## [Assignment]
If a line in the data has the string "rules", please show it.

## [Data records]
□ □ □ □
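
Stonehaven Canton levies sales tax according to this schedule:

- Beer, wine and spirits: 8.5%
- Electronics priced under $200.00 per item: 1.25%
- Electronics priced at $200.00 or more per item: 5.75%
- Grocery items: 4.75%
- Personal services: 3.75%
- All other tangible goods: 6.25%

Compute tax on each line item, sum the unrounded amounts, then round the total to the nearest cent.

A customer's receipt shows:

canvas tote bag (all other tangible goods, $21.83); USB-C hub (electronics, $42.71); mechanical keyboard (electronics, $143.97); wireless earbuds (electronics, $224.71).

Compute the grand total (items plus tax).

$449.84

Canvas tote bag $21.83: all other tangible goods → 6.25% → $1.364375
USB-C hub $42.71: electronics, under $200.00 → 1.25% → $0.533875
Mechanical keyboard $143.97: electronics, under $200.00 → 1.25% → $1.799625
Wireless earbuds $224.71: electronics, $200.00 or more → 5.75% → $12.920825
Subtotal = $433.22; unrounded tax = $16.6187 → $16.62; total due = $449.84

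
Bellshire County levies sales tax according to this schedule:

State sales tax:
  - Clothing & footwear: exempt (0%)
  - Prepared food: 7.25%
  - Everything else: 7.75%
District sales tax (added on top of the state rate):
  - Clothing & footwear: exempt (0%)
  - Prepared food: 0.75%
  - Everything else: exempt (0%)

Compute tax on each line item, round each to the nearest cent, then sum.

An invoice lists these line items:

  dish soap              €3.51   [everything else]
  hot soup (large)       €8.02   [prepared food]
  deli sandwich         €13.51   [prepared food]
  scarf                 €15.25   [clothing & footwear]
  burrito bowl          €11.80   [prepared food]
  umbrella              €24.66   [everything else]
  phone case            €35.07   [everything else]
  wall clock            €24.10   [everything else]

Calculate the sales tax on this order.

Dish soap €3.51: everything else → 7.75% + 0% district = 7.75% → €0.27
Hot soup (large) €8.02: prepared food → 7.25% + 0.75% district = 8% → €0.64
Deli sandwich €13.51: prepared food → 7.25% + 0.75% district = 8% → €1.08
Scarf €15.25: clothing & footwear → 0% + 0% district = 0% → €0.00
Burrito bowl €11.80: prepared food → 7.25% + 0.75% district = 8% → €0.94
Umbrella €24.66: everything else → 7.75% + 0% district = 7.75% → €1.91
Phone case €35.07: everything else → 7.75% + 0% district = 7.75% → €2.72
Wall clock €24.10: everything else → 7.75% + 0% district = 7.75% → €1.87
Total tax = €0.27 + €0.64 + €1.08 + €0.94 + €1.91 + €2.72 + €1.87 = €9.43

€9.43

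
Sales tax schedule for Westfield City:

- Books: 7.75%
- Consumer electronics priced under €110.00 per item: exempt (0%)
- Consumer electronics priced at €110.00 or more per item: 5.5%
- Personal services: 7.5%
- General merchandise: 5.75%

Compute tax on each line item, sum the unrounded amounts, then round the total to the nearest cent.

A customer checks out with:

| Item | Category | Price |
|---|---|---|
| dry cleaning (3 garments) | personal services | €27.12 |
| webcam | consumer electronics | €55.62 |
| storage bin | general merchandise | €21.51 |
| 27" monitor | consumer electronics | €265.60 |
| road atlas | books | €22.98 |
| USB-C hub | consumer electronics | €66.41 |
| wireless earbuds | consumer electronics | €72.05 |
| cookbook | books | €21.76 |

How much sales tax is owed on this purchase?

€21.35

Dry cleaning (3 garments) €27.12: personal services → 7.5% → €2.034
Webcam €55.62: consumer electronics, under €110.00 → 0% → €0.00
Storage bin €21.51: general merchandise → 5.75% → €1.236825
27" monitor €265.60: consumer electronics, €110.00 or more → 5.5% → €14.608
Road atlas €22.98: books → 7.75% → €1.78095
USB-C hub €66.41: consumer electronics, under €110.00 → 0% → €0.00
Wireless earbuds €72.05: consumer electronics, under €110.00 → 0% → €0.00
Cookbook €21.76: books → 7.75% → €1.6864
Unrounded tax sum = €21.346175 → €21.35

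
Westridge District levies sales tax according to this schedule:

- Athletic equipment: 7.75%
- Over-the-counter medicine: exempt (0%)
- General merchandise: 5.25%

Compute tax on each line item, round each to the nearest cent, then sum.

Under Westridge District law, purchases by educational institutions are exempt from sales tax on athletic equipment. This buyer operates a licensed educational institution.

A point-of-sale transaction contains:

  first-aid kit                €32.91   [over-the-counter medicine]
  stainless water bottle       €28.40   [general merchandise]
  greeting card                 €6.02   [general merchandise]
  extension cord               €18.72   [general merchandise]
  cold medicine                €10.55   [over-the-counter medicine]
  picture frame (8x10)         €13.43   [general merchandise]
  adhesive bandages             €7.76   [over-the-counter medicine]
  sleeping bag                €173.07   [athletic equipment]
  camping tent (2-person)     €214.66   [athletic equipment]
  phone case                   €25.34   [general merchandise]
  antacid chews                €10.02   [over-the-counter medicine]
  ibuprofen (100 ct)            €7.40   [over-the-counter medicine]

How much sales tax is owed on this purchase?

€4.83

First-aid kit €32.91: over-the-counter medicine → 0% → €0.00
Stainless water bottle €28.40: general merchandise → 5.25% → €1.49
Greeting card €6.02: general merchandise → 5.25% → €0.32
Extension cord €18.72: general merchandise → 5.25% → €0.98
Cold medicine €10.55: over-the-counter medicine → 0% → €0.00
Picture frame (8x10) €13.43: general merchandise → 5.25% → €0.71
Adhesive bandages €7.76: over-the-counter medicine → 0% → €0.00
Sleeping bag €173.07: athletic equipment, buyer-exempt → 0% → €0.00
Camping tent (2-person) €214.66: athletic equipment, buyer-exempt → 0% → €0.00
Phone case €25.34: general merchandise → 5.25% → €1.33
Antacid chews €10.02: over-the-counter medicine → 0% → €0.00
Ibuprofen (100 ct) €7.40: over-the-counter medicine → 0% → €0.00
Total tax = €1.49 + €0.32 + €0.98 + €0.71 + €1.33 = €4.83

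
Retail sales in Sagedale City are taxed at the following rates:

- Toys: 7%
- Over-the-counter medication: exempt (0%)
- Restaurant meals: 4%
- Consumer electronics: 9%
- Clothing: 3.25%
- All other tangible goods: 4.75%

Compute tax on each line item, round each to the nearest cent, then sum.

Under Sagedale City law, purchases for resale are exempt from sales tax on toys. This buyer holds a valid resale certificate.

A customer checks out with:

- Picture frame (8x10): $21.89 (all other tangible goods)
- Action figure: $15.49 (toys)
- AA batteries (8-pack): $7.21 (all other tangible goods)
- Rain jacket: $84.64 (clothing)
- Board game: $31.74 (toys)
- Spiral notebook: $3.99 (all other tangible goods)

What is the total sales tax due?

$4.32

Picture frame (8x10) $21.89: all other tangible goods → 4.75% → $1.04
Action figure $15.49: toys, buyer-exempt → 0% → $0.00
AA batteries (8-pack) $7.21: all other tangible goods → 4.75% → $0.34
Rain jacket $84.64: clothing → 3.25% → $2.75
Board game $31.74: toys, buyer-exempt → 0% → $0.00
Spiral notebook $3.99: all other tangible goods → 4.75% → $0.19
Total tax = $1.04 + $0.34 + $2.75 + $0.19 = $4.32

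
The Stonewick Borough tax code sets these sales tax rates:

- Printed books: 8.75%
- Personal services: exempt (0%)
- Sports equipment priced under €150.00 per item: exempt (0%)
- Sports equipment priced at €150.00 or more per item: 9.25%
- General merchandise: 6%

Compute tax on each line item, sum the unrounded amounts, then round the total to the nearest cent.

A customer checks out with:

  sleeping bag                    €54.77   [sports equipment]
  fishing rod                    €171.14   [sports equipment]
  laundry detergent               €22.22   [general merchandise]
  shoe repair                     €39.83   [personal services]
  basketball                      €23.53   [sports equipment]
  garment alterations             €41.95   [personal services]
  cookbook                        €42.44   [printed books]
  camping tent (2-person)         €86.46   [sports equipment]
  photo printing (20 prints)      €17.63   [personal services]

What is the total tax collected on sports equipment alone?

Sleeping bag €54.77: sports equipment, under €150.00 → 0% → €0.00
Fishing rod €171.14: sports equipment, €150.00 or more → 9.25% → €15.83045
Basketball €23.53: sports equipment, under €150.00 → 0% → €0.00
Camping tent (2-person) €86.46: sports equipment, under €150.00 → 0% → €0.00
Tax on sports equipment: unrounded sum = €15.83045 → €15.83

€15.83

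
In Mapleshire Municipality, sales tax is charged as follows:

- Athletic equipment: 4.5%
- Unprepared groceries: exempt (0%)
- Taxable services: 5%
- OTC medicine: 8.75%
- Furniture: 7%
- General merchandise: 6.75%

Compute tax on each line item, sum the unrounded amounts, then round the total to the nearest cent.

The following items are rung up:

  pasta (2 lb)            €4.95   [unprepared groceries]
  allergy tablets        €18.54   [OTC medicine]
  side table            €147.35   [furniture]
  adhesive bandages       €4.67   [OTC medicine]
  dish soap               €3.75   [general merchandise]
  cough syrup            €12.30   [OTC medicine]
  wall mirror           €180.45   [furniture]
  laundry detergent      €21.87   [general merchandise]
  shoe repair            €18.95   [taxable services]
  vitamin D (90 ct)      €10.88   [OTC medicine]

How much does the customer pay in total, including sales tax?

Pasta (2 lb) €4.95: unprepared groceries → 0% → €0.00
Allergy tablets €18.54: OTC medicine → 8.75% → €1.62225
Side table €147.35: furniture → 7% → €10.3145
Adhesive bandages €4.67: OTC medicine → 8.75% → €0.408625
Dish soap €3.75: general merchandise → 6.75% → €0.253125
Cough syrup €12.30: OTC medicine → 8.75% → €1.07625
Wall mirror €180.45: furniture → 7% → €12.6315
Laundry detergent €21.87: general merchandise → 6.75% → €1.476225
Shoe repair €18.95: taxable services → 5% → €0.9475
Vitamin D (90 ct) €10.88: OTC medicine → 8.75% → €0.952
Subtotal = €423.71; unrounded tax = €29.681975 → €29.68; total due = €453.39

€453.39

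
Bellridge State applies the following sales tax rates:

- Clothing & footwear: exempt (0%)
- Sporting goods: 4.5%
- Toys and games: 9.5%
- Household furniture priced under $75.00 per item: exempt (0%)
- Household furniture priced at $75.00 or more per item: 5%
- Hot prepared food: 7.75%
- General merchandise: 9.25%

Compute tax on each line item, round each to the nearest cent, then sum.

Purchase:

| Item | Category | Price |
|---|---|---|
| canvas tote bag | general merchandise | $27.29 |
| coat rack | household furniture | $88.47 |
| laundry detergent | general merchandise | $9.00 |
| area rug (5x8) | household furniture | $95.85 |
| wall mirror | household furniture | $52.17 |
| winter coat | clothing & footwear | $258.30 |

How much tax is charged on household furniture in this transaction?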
□ □ □ □
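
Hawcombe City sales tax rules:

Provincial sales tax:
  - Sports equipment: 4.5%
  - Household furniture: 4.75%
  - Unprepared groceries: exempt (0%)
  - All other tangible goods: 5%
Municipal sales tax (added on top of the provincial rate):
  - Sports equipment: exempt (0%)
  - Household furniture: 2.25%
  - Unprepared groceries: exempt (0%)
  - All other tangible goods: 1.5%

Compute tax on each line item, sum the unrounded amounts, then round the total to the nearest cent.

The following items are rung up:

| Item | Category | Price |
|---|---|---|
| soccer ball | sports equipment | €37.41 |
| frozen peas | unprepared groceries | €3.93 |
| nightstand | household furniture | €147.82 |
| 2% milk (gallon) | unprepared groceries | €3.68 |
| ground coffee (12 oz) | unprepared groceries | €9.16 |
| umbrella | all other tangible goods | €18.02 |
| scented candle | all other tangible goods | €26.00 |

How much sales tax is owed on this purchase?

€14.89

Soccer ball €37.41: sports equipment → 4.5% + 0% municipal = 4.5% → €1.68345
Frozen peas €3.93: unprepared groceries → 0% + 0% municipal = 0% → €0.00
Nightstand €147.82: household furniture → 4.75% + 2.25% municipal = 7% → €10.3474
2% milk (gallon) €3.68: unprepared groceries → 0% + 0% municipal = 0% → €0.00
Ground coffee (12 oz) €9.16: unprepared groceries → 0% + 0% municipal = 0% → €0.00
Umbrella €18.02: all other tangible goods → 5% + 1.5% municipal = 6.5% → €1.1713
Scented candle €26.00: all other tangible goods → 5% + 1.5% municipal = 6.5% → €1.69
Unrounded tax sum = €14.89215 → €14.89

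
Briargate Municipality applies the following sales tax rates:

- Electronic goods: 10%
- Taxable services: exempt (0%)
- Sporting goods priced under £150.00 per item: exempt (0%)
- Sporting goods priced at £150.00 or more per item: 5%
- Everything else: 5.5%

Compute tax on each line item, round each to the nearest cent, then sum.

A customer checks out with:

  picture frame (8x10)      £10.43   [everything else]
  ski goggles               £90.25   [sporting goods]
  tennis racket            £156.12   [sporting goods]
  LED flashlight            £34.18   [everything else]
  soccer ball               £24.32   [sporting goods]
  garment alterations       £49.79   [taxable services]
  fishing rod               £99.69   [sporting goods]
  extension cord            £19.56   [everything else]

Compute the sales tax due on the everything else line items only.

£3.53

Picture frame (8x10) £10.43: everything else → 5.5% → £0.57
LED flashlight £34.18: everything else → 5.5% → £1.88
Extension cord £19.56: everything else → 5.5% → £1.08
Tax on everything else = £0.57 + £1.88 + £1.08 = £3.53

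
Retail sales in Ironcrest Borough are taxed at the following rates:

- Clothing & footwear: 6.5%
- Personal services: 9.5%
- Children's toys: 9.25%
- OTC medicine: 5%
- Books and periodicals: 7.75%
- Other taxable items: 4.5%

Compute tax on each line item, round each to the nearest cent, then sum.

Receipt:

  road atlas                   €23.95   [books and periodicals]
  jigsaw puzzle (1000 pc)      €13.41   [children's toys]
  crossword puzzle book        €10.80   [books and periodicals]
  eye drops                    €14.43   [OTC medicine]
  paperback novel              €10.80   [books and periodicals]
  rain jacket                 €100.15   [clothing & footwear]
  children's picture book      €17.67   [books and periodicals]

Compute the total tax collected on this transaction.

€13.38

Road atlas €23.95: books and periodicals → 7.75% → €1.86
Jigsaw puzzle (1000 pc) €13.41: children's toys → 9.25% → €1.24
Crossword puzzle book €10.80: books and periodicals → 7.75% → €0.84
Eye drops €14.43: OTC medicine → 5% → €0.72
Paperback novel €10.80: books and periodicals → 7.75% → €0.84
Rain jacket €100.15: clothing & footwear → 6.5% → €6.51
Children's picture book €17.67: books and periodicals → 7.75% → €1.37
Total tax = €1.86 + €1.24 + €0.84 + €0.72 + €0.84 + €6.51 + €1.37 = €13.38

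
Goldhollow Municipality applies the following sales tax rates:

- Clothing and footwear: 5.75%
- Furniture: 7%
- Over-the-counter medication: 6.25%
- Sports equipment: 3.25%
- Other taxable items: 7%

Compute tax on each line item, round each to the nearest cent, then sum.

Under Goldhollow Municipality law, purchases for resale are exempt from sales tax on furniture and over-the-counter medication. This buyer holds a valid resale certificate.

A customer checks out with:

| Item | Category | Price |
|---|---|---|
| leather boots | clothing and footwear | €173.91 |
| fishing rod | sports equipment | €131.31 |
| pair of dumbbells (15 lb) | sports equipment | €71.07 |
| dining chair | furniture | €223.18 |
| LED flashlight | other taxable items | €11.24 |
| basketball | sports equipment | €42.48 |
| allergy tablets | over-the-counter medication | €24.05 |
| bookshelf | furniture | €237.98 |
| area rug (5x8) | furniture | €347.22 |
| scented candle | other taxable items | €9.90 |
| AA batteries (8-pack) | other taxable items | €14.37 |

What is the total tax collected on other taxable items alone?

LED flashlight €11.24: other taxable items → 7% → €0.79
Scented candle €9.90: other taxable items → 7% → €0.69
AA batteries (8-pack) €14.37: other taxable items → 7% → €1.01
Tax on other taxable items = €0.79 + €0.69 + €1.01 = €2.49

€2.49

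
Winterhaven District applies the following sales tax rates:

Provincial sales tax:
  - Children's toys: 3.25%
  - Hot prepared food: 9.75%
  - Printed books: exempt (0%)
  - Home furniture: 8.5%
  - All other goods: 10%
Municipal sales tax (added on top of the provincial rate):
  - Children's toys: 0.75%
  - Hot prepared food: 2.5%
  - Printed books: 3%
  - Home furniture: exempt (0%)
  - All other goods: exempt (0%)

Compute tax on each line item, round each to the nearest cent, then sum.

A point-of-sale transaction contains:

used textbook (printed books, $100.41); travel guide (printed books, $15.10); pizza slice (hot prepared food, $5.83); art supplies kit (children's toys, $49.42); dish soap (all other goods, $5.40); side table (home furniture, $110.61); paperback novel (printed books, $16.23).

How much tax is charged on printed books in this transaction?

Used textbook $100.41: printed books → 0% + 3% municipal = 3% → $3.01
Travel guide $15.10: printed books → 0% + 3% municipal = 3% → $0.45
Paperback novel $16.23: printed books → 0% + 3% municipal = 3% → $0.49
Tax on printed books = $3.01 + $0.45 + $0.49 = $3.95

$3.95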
□ □ □ □
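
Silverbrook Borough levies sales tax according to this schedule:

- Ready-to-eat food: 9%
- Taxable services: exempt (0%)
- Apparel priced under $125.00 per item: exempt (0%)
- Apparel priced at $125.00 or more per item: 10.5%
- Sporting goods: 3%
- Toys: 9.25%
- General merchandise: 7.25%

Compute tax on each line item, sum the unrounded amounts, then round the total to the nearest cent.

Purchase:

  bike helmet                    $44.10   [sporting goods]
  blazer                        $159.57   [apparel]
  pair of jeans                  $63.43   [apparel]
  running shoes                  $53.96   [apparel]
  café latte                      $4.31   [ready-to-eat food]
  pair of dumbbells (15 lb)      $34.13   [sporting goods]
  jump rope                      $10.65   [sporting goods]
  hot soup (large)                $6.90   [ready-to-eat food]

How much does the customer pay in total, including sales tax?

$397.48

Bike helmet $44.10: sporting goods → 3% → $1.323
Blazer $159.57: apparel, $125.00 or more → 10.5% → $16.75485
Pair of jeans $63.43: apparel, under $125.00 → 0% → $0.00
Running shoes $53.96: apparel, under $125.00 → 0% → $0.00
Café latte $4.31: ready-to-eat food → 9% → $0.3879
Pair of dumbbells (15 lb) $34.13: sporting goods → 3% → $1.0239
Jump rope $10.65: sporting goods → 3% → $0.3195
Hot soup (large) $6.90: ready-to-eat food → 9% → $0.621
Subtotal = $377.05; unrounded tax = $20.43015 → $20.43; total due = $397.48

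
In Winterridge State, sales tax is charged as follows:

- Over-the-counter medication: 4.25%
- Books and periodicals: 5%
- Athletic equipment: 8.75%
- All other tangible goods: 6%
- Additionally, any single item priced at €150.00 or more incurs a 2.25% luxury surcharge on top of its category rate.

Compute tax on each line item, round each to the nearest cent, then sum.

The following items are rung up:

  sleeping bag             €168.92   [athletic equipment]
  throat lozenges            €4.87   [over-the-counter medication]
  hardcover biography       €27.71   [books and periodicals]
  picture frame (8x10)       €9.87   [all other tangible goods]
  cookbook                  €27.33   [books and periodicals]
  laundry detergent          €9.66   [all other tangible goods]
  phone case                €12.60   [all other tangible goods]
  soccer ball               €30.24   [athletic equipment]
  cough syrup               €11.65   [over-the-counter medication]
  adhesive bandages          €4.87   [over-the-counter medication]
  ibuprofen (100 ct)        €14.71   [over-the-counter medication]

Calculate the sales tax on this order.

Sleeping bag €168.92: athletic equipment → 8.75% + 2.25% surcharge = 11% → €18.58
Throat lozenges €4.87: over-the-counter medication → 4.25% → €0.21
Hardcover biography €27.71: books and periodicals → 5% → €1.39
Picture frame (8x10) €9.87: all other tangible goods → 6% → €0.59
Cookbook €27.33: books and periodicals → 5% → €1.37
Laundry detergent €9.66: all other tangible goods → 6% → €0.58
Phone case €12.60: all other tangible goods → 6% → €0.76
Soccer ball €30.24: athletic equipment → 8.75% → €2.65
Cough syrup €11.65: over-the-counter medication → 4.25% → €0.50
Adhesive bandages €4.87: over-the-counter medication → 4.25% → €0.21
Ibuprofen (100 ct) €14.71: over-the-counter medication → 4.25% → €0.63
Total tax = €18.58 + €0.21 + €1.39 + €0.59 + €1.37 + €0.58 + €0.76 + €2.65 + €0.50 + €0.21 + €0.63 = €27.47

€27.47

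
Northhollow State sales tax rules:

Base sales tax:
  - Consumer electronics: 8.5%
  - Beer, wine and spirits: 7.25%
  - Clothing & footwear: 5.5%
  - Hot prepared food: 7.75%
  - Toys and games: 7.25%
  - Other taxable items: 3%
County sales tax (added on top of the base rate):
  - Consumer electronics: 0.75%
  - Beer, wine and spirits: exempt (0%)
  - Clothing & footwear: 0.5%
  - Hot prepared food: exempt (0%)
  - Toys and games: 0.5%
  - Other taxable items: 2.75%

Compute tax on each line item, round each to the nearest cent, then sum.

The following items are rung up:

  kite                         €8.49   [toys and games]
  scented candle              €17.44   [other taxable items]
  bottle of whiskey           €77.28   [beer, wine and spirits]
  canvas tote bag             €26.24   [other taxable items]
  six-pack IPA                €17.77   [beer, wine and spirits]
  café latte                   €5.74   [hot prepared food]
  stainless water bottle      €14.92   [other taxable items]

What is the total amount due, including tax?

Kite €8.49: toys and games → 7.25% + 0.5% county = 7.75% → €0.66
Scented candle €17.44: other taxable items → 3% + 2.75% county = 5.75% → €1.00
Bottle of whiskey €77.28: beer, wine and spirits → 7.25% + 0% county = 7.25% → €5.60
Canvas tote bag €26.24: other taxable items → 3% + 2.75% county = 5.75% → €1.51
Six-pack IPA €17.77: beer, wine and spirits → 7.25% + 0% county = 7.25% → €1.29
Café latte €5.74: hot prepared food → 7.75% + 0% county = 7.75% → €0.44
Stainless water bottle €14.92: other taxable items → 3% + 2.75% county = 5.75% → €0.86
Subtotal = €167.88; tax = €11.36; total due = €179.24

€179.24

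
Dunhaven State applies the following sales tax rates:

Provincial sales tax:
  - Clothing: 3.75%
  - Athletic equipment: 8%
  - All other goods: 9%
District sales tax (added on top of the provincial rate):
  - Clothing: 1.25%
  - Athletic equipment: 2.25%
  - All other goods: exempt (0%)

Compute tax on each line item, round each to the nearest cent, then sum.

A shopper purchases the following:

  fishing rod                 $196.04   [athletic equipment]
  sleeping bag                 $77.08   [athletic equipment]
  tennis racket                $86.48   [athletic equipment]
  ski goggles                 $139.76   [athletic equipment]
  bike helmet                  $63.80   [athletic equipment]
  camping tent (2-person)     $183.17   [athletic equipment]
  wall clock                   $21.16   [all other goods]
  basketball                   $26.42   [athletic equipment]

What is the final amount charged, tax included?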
□ □ □ □
## [Response area]
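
Hawcombe City sales tax rules:
Northhollow State sales tax rules: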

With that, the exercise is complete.